┌────────
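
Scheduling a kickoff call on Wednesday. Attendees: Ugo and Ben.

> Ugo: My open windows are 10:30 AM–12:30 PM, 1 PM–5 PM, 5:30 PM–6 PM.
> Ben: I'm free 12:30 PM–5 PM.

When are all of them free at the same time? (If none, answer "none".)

13:00-17:00

Ugo ∩ Ben: 13:00-17:00.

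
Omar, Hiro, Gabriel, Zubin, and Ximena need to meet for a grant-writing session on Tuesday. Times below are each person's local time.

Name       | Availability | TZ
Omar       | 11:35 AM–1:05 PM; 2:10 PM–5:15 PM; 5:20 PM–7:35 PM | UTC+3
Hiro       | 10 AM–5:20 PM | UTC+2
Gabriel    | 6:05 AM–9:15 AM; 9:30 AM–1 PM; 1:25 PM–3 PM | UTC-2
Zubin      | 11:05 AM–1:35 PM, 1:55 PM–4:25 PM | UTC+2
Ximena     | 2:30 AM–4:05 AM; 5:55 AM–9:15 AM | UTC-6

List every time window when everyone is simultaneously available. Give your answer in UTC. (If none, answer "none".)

09:05-10:05, 11:55-14:15, 14:20-14:25

Omar in UTC: 08:35-10:05, 11:10-14:15, 14:20-16:35 (subtract 3h to convert from UTC+3).
Hiro in UTC: 08:00-15:20 (subtract 2h to convert from UTC+2).
Gabriel in UTC: 08:05-11:15, 11:30-15:00, 15:25-17:00 (add 2h to convert from UTC-2).
Zubin in UTC: 09:05-11:35, 11:55-14:25 (subtract 2h to convert from UTC+2).
Ximena in UTC: 08:30-10:05, 11:55-15:15 (add 6h to convert from UTC-6).
Omar ∩ Hiro: 08:35-10:05, 11:10-14:15, 14:20-15:20.
Omar ∩ Hiro ∩ Gabriel: 08:35-10:05, 11:10-11:15, 11:30-14:15, 14:20-15:00.
Omar ∩ Hiro ∩ Gabriel ∩ Zubin: 09:05-10:05, 11:10-11:15, 11:30-11:35, 11:55-14:15, 14:20-14:25.
Omar ∩ Hiro ∩ Gabriel ∩ Zubin ∩ Ximena: 09:05-10:05, 11:55-14:15, 14:20-14:25.
So the common availability across everyone is 09:05-10:05, 11:55-14:15, 14:20-14:25.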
└────────
#### Problem statement:
All records shown above must be set down again verbatim.

#### Answer:
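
Scheduling a kickoff call on Wednesday. Attendees: Ugo and Ben.

> Ugo: My open windows are 10:30 AM–12:30 PM, 1 PM–5 PM, 5:30 PM–6 PM.
> Ben: I'm free 12:30 PM–5 PM.

When are all of them free at the same time? (If none, answer "none".)

13:00-17:00

Ugo ∩ Ben: 13:00-17:00.

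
Omar, Hiro, Gabriel, Zubin, and Ximena need to meet for a grant-writing session on Tuesday. Times below are each person's local time.

Name       | Availability | TZ
Omar       | 11:35 AM–1:05 PM; 2:10 PM–5:15 PM; 5:20 PM–7:35 PM | UTC+3
Hiro       | 10 AM–5:20 PM | UTC+2
Gabriel    | 6:05 AM–9:15 AM; 9:30 AM–1 PM; 1:25 PM–3 PM | UTC-2
Zubin      | 11:05 AM–1:35 PM, 1:55 PM–4:25 PM | UTC+2
Ximena     | 2:30 AM–4:05 AM; 5:55 AM–9:15 AM | UTC-6

List every time window when everyone is simultaneously available. Give your answer in UTC. (If none, answer "none".)

09:05-10:05, 11:55-14:15, 14:20-14:25

Omar in UTC: 08:35-10:05, 11:10-14:15, 14:20-16:35 (subtract 3h to convert from UTC+3).
Hiro in UTC: 08:00-15:20 (subtract 2h to convert from UTC+2).
Gabriel in UTC: 08:05-11:15, 11:30-15:00, 15:25-17:00 (add 2h to convert from UTC-2).
Zubin in UTC: 09:05-11:35, 11:55-14:25 (subtract 2h to convert from UTC+2).
Ximena in UTC: 08:30-10:05, 11:55-15:15 (add 6h to convert from UTC-6).
Omar ∩ Hiro: 08:35-10:05, 11:10-14:15, 14:20-15:20.
Omar ∩ Hiro ∩ Gabriel: 08:35-10:05, 11:10-11:15, 11:30-14:15, 14:20-15:00.
Omar ∩ Hiro ∩ Gabriel ∩ Zubin: 09:05-10:05, 11:10-11:15, 11:30-11:35, 11:55-14:15, 14:20-14:25.
Omar ∩ Hiro ∩ Gabriel ∩ Zubin ∩ Ximena: 09:05-10:05, 11:55-14:15, 14:20-14:25.
So the common availability across everyone is 09:05-10:05, 11:55-14:15, 14:20-14:25.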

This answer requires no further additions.